▶ [Problem]:
Of the lines below, copy those that hold the word "request".

▶ [Saved data entries]:
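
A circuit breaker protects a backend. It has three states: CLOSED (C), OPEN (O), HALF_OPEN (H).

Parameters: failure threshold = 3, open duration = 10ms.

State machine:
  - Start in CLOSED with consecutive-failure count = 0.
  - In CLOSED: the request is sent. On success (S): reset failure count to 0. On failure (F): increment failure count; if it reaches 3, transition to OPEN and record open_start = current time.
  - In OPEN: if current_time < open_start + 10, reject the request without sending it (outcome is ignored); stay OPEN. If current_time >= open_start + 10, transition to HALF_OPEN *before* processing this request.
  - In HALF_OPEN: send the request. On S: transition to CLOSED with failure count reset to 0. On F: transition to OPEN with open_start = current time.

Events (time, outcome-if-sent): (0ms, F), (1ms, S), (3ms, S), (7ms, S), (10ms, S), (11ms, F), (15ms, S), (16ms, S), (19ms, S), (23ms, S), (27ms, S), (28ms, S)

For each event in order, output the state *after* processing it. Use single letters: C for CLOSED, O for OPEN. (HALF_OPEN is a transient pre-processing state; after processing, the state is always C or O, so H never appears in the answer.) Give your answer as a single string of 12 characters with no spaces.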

▶ [Reply]:
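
  - In CLOSED: the request is sent. On success (S): reset failure count to 0. On failure (F): increment failure count; if it reaches 3, transition to OPEN and record open_start = current time.
  - In OPEN: if current_time < open_start + 10, reject the request without sending it (outcome is ignored); stay OPEN. If current_time >= open_start + 10, transition to HALF_OPEN *before* processing this request.
  - In HALF_OPEN: send the request. On S: transition to CLOSED with failure count reset to 0. On F: transition to OPEN with open_start = current time.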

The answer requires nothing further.